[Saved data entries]
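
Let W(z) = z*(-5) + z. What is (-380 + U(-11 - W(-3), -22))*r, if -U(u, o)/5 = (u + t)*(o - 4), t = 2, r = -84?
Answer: 261240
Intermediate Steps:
W(z) = -4*z (W(z) = -5*z + z = -4*z)
U(u, o) = -5*(-4 + o)*(2 + u) (U(u, o) = -5*(u + 2)*(o - 4) = -5*(2 + u)*(-4 + o) = -5*(-4 + o)*(2 + u))
(-380 + U(-11 - W(-3), -22))*r = (-380 + (40 - 10*(-22) + 20*(-11 - (-4)*(-3)) - 5*(-22)*(-11 - (-4)*(-3))))*(-84) = (-380 + (40 + 220 + 20*(-11 - 1*12) - 5*(-22)*(-11 - 1*12)))*(-84) = (-380 + (40 + 220 + 20*(-11 - 12) - 5*(-22)*(-11 - 12)))*(-84) = (-380 + (40 + 220 + 20*(-23) - 5*(-22)*(-23)))*(-84) = (-380 + (40 + 220 - 460 - 2530))*(-84) = (-380 - 2730)*(-84) = -3110*(-84) = 261240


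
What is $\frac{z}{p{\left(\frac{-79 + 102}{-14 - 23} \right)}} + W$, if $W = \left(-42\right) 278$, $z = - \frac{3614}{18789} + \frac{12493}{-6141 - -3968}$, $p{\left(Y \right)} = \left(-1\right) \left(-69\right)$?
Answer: $- \frac{32893476221267}{2817166293} \approx -11676.0$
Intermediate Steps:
$p{\left(Y \right)} = 69$
$z = - \frac{242584199}{40828497}$ ($z = \left(-3614\right) \frac{1}{18789} + \frac{12493}{-6141 + 3968} = - \frac{3614}{18789} + \frac{12493}{-2173} = - \frac{3614}{18789} + 12493 \left(- \frac{1}{2173}\right) = - \frac{3614}{18789} - \frac{12493}{2173} = - \frac{242584199}{40828497} \approx -5.9415$)
$W = -11676$
$\frac{z}{p{\left(\frac{-79 + 102}{-14 - 23} \right)}} + W = - \frac{242584199}{40828497 \cdot 69} - 11676 = \left(- \frac{242584199}{40828497}\right) \frac{1}{69} - 11676 = - \frac{242584199}{2817166293} - 11676 = - \frac{32893476221267}{2817166293}$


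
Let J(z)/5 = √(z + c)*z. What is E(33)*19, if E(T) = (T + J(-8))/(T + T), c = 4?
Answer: 19/2 - 760*I/33 ≈ 9.5 - 23.03*I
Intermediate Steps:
J(z) = 5*z*√(4 + z) (J(z) = 5*(√(z + 4)*z) = 5*(√(4 + z)*z) = 5*(z*√(4 + z)) = 5*z*√(4 + z))
E(T) = (T - 80*I)/(2*T) (E(T) = (T + 5*(-8)*√(4 - 8))/(T + T) = (T + 5*(-8)*√(-4))/((2*T)) = (T + 5*(-8)*(2*I))*(1/(2*T)) = (T - 80*I)*(1/(2*T)) = (T - 80*I)/(2*T))
E(33)*19 = ((½)*(33 - 80*I)/33)*19 = ((½)*(1/33)*(33 - 80*I))*19 = (½ - 40*I/33)*19 = 19/2 - 760*I/33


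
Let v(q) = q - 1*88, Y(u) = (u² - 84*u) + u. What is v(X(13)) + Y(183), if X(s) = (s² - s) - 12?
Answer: 18356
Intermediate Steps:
Y(u) = u² - 83*u
X(s) = -12 + s² - s
v(q) = -88 + q (v(q) = q - 88 = -88 + q)
v(X(13)) + Y(183) = (-88 + (-12 + 13² - 1*13)) + 183*(-83 + 183) = (-88 + (-12 + 169 - 13)) + 183*100 = (-88 + 144) + 18300 = 56 + 18300 = 18356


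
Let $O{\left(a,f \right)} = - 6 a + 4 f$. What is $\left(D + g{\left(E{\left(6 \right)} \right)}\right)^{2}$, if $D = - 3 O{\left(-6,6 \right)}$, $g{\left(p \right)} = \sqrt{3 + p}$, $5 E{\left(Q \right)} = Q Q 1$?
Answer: $\frac{\left(900 - \sqrt{255}\right)^{2}}{25} \approx 31260.0$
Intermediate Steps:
$E{\left(Q \right)} = \frac{Q^{2}}{5}$ ($E{\left(Q \right)} = \frac{Q Q 1}{5} = \frac{Q^{2} \cdot 1}{5} = \frac{Q^{2}}{5}$)
$D = -180$ ($D = - 3 \left(\left(-6\right) \left(-6\right) + 4 \cdot 6\right) = - 3 \left(36 + 24\right) = \left(-3\right) 60 = -180$)
$\left(D + g{\left(E{\left(6 \right)} \right)}\right)^{2} = \left(-180 + \sqrt{3 + \frac{6^{2}}{5}}\right)^{2} = \left(-180 + \sqrt{3 + \frac{1}{5} \cdot 36}\right)^{2} = \left(-180 + \sqrt{3 + \frac{36}{5}}\right)^{2} = \left(-180 + \sqrt{\frac{51}{5}}\right)^{2} = \left(-180 + \frac{\sqrt{255}}{5}\right)^{2}$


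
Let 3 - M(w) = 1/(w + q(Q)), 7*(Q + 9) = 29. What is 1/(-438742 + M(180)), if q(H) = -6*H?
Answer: -1464/642313903 ≈ -2.2793e-6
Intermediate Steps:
Q = -34/7 (Q = -9 + (⅐)*29 = -9 + 29/7 = -34/7 ≈ -4.8571)
M(w) = 3 - 1/(204/7 + w) (M(w) = 3 - 1/(w - 6*(-34/7)) = 3 - 1/(w + 204/7) = 3 - 1/(204/7 + w))
1/(-438742 + M(180)) = 1/(-438742 + (605 + 21*180)/(204 + 7*180)) = 1/(-438742 + (605 + 3780)/(204 + 1260)) = 1/(-438742 + 4385/1464) = 1/(-642313903/1464) = -1464/642313903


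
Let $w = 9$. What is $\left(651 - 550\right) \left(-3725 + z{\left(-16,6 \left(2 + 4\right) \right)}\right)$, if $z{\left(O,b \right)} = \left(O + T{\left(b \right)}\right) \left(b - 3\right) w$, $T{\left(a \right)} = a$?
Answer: $223715$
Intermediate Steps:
$z{\left(O,b \right)} = 9 \left(-3 + b\right) \left(O + b\right)$ ($z{\left(O,b \right)} = \left(O + b\right) \left(b - 3\right) 9 = \left(O + b\right) \left(-3 + b\right) 9 = \left(-3 + b\right) \left(O + b\right) 9 = 9 \left(-3 + b\right) \left(O + b\right)$)
$\left(651 - 550\right) \left(-3725 + z{\left(-16,6 \left(2 + 4\right) \right)}\right) = \left(651 - 550\right) \left(-3725 + \left(\left(-27\right) \left(-16\right) - 27 \cdot 6 \left(2 + 4\right) + 9 \left(6 \left(2 + 4\right)\right)^{2} + 9 \left(-16\right) 6 \left(2 + 4\right)\right)\right) = 101 \left(-3725 + \left(432 - 27 \cdot 6 \cdot 6 + 9 \left(6 \cdot 6\right)^{2} + 9 \left(-16\right) 6 \cdot 6\right)\right) = 101 \left(-3725 + \left(432 - 972 + 9 \cdot 36^{2} + 9 \left(-16\right) 36\right)\right) = 101 \left(-3725 + \left(432 - 972 + 9 \cdot 1296 - 5184\right)\right) = 101 \left(-3725 + \left(432 - 972 + 11664 - 5184\right)\right) = 101 \left(-3725 + 5940\right) = 101 \cdot 2215 = 223715$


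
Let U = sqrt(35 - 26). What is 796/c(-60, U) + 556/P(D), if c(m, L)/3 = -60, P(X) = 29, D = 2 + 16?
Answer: 19249/1305 ≈ 14.750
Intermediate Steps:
D = 18
U = 3 (U = sqrt(9) = 3)
c(m, L) = -180 (c(m, L) = 3*(-60) = -180)
796/c(-60, U) + 556/P(D) = 796/(-180) + 556/29 = 796*(-1/180) + 556*(1/29) = -199/45 + 556/29 = 19249/1305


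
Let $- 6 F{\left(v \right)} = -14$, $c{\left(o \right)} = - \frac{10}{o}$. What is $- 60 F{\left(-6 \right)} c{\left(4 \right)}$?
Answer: $350$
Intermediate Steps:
$F{\left(v \right)} = \frac{7}{3}$ ($F{\left(v \right)} = \left(- \frac{1}{6}\right) \left(-14\right) = \frac{7}{3}$)
$- 60 F{\left(-6 \right)} c{\left(4 \right)} = \left(-60\right) \frac{7}{3} \left(- \frac{10}{4}\right) = - 140 \left(\left(-10\right) \frac{1}{4}\right) = \left(-140\right) \left(- \frac{5}{2}\right) = 350$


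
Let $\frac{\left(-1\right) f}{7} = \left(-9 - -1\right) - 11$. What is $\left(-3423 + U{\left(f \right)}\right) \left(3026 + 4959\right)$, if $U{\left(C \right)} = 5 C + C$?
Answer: $-20960625$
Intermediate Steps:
$f = 133$ ($f = - 7 \left(\left(-9 - -1\right) - 11\right) = - 7 \left(\left(-9 + 1\right) - 11\right) = - 7 \left(-8 - 11\right) = \left(-7\right) \left(-19\right) = 133$)
$U{\left(C \right)} = 6 C$
$\left(-3423 + U{\left(f \right)}\right) \left(3026 + 4959\right) = \left(-3423 + 6 \cdot 133\right) \left(3026 + 4959\right) = \left(-3423 + 798\right) 7985 = \left(-2625\right) 7985 = -20960625$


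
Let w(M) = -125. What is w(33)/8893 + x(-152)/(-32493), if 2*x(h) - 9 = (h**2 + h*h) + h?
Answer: -139259765/192640166 ≈ -0.72290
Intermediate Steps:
x(h) = 9/2 + h**2 + h/2 (x(h) = 9/2 + ((h**2 + h*h) + h)/2 = 9/2 + ((h**2 + h**2) + h)/2 = 9/2 + (2*h**2 + h)/2 = 9/2 + (h + 2*h**2)/2 = 9/2 + (h**2 + h/2) = 9/2 + h**2 + h/2)
w(33)/8893 + x(-152)/(-32493) = -125/8893 + (9/2 + (-152)**2 + (1/2)*(-152))/(-32493) = -125*1/8893 + (9/2 + 23104 - 76)*(-1/32493) = -125/8893 + (46065/2)*(-1/32493) = -125/8893 - 15355/21662 = -139259765/192640166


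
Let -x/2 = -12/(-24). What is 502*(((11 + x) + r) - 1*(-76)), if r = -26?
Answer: 30120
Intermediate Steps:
x = -1 (x = -(-24)/(-24) = -(-24)*(-1)/24 = -2*½ = -1)
502*(((11 + x) + r) - 1*(-76)) = 502*(((11 - 1) - 26) - 1*(-76)) = 502*((10 - 26) + 76) = 502*(-16 + 76) = 502*60 = 30120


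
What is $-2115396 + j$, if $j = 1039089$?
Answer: $-1076307$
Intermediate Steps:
$-2115396 + j = -2115396 + 1039089 = -1076307$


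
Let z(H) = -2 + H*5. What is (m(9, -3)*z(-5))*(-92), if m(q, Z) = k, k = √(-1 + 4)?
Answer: 2484*√3 ≈ 4302.4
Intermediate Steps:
k = √3 ≈ 1.7320
z(H) = -2 + 5*H
m(q, Z) = √3
(m(9, -3)*z(-5))*(-92) = (√3*(-2 + 5*(-5)))*(-92) = (√3*(-2 - 25))*(-92) = (√3*(-27))*(-92) = -27*√3*(-92) = 2484*√3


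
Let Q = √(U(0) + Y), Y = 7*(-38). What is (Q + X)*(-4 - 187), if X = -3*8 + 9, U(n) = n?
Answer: 2865 - 191*I*√266 ≈ 2865.0 - 3115.1*I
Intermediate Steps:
Y = -266
X = -15 (X = -24 + 9 = -15)
Q = I*√266 (Q = √(0 - 266) = √(-266) = I*√266 ≈ 16.31*I)
(Q + X)*(-4 - 187) = (I*√266 - 15)*(-4 - 187) = (-15 + I*√266)*(-191) = 2865 - 191*I*√266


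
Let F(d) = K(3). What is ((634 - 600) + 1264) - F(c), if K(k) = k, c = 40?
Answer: 1295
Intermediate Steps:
F(d) = 3
((634 - 600) + 1264) - F(c) = ((634 - 600) + 1264) - 1*3 = (34 + 1264) - 3 = 1298 - 3 = 1295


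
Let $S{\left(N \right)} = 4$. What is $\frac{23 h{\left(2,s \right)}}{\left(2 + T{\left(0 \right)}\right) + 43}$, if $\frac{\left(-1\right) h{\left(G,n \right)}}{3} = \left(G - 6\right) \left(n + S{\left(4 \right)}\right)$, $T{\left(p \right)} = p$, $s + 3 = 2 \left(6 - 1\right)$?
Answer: $\frac{1012}{15} \approx 67.467$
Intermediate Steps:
$s = 7$ ($s = -3 + 2 \left(6 - 1\right) = -3 + 2 \cdot 5 = -3 + 10 = 7$)
$h{\left(G,n \right)} = - 3 \left(-6 + G\right) \left(4 + n\right)$ ($h{\left(G,n \right)} = - 3 \left(G - 6\right) \left(n + 4\right) = - 3 \left(-6 + G\right) \left(4 + n\right)$)
$\frac{23 h{\left(2,s \right)}}{\left(2 + T{\left(0 \right)}\right) + 43} = \frac{23 \left(72 - 24 + 18 \cdot 7 - 6 \cdot 7\right)}{\left(2 + 0\right) + 43} = \frac{23 \left(72 - 24 + 126 - 42\right)}{2 + 43} = \frac{23 \cdot 132}{45} = 3036 \cdot \frac{1}{45} = \frac{1012}{15}$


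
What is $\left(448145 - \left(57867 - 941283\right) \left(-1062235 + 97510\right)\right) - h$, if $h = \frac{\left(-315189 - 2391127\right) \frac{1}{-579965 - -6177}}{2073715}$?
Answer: $- \frac{253518177712642266136854}{297468195605} \approx -8.5225 \cdot 10^{11}$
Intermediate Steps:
$h = \frac{676579}{297468195605}$ ($h = - \frac{2706316}{-579965 + \left(-708987 + 715164\right)} \frac{1}{2073715} = - \frac{2706316}{-579965 + 6177} \cdot \frac{1}{2073715} = - \frac{2706316}{-573788} \cdot \frac{1}{2073715} = \left(-2706316\right) \left(- \frac{1}{573788}\right) \frac{1}{2073715} = \frac{676579}{143447} \cdot \frac{1}{2073715} = \frac{676579}{297468195605} \approx 2.2745 \cdot 10^{-6}$)
$\left(448145 - \left(57867 - 941283\right) \left(-1062235 + 97510\right)\right) - h = \left(448145 - \left(57867 - 941283\right) \left(-1062235 + 97510\right)\right) - \frac{676579}{297468195605} = \left(448145 - \left(-883416\right) \left(-964725\right)\right) - \frac{676579}{297468195605} = \left(448145 - 852253500600\right) - \frac{676579}{297468195605} = -852253052455 - \frac{676579}{297468195605} = - \frac{253518177712642266136854}{297468195605}$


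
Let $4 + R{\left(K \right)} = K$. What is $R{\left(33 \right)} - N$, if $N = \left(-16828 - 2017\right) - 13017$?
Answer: $31891$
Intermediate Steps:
$R{\left(K \right)} = -4 + K$
$N = -31862$ ($N = -18845 - 13017 = -31862$)
$R{\left(33 \right)} - N = \left(-4 + 33\right) - -31862 = 29 + 31862 = 31891$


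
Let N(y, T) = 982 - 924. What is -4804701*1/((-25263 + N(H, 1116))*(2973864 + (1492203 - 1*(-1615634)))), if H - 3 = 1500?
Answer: 4804701/153289273705 ≈ 3.1344e-5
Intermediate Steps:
H = 1503 (H = 3 + 1500 = 1503)
N(y, T) = 58
-4804701*1/((-25263 + N(H, 1116))*(2973864 + (1492203 - 1*(-1615634)))) = -4804701*1/((-25263 + 58)*(2973864 + (1492203 - 1*(-1615634)))) = -4804701*(-1/(25205*(2973864 + (1492203 + 1615634)))) = -4804701*(-1/(25205*(2973864 + 3107837))) = -4804701/(6081701*(-25205)) = -4804701/(-153289273705) = -4804701*(-1/153289273705) = 4804701/153289273705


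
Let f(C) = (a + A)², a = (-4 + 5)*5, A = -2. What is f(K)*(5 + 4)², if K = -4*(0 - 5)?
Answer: 729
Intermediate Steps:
a = 5 (a = 1*5 = 5)
K = 20 (K = -4*(-5) = 20)
f(C) = 9 (f(C) = (5 - 2)² = 3² = 9)
f(K)*(5 + 4)² = 9*(5 + 4)² = 9*9² = 9*81 = 729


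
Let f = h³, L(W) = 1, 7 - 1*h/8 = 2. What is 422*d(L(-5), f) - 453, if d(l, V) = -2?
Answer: -1297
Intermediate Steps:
h = 40 (h = 56 - 8*2 = 56 - 16 = 40)
f = 64000 (f = 40³ = 64000)
422*d(L(-5), f) - 453 = 422*(-2) - 453 = -844 - 453 = -1297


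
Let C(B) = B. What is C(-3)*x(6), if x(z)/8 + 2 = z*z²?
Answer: -5136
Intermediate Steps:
x(z) = -16 + 8*z³ (x(z) = -16 + 8*(z*z²) = -16 + 8*z³)
C(-3)*x(6) = -3*(-16 + 8*6³) = -3*(-16 + 8*216) = -3*(-16 + 1728) = -3*1712 = -5136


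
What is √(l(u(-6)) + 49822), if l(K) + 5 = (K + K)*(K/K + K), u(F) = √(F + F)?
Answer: √(49793 + 4*I*√3) ≈ 223.14 + 0.016*I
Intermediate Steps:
u(F) = √2*√F (u(F) = √(2*F) = √2*√F)
l(K) = -5 + 2*K*(1 + K) (l(K) = -5 + (K + K)*(K/K + K) = -5 + (2*K)*(1 + K) = -5 + 2*K*(1 + K))
√(l(u(-6)) + 49822) = √((-5 + 2*(√2*√(-6)) + 2*(√2*√(-6))²) + 49822) = √((-5 + 2*(√2*(I*√6)) + 2*(√2*(I*√6))²) + 49822) = √((-5 + 2*(2*I*√3) + 2*(2*I*√3)²) + 49822) = √((-5 + 4*I*√3 + 2*(-12)) + 49822) = √((-5 + 4*I*√3 - 24) + 49822) = √((-29 + 4*I*√3) + 49822) = √(49793 + 4*I*√3)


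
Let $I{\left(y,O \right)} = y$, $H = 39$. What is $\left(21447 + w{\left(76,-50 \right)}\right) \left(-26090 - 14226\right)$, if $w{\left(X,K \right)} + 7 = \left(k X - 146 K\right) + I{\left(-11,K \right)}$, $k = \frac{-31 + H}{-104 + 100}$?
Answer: $-1152110332$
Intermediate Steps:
$k = -2$ ($k = \frac{-31 + 39}{-104 + 100} = \frac{8}{-4} = 8 \left(- \frac{1}{4}\right) = -2$)
$w{\left(X,K \right)} = -18 - 146 K - 2 X$ ($w{\left(X,K \right)} = -7 - \left(11 + 2 X + 146 K\right) = -18 - 146 K - 2 X$)
$\left(21447 + w{\left(76,-50 \right)}\right) \left(-26090 - 14226\right) = \left(21447 - -7130\right) \left(-26090 - 14226\right) = \left(21447 - -7130\right) \left(-40316\right) = \left(21447 + 7130\right) \left(-40316\right) = 28577 \left(-40316\right) = -1152110332$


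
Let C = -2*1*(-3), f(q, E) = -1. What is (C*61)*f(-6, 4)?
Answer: -366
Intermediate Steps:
C = 6 (C = -2*(-3) = 6)
(C*61)*f(-6, 4) = (6*61)*(-1) = 366*(-1) = -366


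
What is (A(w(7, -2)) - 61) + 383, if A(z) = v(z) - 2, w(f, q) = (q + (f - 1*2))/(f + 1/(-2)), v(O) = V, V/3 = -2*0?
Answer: 320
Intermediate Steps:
V = 0 (V = 3*(-2*0) = 3*0 = 0)
v(O) = 0
w(f, q) = (-2 + f + q)/(-½ + f) (w(f, q) = (q + (f - 2))/(f - ½) = (q + (-2 + f))/(-½ + f) = (-2 + f + q)/(-½ + f))
A(z) = -2 (A(z) = 0 - 2 = -2)
(A(w(7, -2)) - 61) + 383 = (-2 - 61) + 383 = -63 + 383 = 320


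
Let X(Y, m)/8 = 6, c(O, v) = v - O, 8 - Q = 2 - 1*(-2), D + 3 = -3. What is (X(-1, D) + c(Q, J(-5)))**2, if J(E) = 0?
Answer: 1936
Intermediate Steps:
D = -6 (D = -3 - 3 = -6)
Q = 4 (Q = 8 - (2 - 1*(-2)) = 8 - (2 + 2) = 8 - 1*4 = 8 - 4 = 4)
X(Y, m) = 48 (X(Y, m) = 8*6 = 48)
(X(-1, D) + c(Q, J(-5)))**2 = (48 + (0 - 1*4))**2 = (48 + (0 - 4))**2 = (48 - 4)**2 = 44**2 = 1936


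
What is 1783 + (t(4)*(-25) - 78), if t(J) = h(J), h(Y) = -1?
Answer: 1730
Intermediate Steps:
t(J) = -1
1783 + (t(4)*(-25) - 78) = 1783 + (-1*(-25) - 78) = 1783 + (25 - 78) = 1783 - 53 = 1730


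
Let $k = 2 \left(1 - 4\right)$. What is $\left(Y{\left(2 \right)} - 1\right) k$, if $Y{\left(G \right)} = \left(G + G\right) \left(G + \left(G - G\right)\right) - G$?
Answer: $-30$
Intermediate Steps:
$Y{\left(G \right)} = - G + 2 G^{2}$ ($Y{\left(G \right)} = 2 G \left(G + 0\right) - G = 2 G G - G = 2 G^{2} - G = - G + 2 G^{2}$)
$k = -6$ ($k = 2 \left(-3\right) = -6$)
$\left(Y{\left(2 \right)} - 1\right) k = \left(2 \left(-1 + 2 \cdot 2\right) - 1\right) \left(-6\right) = \left(2 \left(-1 + 4\right) - 1\right) \left(-6\right) = \left(2 \cdot 3 - 1\right) \left(-6\right) = \left(6 - 1\right) \left(-6\right) = 5 \left(-6\right) = -30$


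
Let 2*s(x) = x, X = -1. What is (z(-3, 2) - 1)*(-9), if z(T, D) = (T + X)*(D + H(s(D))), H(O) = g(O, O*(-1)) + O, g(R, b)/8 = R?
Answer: 405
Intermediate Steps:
g(R, b) = 8*R
s(x) = x/2
H(O) = 9*O (H(O) = 8*O + O = 9*O)
z(T, D) = 11*D*(-1 + T)/2 (z(T, D) = (T - 1)*(D + 9*(D/2)) = (-1 + T)*(D + 9*D/2) = (-1 + T)*(11*D/2) = 11*D*(-1 + T)/2)
(z(-3, 2) - 1)*(-9) = ((11/2)*2*(-1 - 3) - 1)*(-9) = ((11/2)*2*(-4) - 1)*(-9) = (-44 - 1)*(-9) = -45*(-9) = 405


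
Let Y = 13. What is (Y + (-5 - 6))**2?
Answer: 4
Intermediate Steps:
(Y + (-5 - 6))**2 = (13 + (-5 - 6))**2 = (13 - 11)**2 = 2**2 = 4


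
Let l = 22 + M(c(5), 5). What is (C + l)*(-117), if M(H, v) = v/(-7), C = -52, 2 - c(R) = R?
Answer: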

ACTION ITEM
Copy every line of the data above, beginning with the first and ending with the line that contains "Answer: 261240", and give nothing more.

TASK SOLUTION
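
Let W(z) = z*(-5) + z. What is (-380 + U(-11 - W(-3), -22))*r, if -U(u, o)/5 = (u + t)*(o - 4), t = 2, r = -84?
Answer: 261240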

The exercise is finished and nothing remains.